THE DATA:
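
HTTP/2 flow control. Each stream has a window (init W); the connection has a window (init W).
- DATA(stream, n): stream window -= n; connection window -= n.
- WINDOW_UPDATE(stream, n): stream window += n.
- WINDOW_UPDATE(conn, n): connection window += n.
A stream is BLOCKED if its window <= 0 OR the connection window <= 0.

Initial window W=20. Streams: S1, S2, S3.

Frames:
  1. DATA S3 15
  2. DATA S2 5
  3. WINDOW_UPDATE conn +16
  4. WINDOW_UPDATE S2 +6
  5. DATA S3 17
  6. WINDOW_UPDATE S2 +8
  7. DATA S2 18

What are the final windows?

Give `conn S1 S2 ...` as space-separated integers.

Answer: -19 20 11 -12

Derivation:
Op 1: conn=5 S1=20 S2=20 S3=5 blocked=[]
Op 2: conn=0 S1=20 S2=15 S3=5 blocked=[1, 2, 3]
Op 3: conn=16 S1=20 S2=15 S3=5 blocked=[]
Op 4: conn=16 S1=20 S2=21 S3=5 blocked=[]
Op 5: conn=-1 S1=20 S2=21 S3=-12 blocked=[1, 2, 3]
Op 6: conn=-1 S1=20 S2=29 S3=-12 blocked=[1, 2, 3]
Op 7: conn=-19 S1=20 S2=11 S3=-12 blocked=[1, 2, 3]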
==
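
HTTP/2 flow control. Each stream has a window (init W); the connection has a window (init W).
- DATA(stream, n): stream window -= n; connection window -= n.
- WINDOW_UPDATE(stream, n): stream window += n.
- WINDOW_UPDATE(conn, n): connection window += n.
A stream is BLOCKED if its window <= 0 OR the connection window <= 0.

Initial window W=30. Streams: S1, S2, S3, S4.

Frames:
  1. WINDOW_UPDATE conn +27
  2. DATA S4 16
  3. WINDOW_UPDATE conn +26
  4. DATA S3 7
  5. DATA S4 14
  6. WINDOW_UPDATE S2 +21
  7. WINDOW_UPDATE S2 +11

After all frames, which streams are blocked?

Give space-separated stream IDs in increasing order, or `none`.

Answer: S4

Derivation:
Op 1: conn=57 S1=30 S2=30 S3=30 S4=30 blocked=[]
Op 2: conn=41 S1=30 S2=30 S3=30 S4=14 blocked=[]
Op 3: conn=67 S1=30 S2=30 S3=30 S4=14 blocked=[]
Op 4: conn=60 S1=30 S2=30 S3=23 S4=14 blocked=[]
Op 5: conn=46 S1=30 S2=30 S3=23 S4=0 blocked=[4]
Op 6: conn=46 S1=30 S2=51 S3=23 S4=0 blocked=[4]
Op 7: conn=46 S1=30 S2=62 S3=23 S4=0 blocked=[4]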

ACTIVITY: Give back exactly the lines above starting at the line where "5. DATA S3 17" appears and ending at the line where "What are the final windows?" appears, both included, with no other lines.

TASK RESULT:
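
  5. DATA S3 17
  6. WINDOW_UPDATE S2 +8
  7. DATA S2 18

What are the final windows?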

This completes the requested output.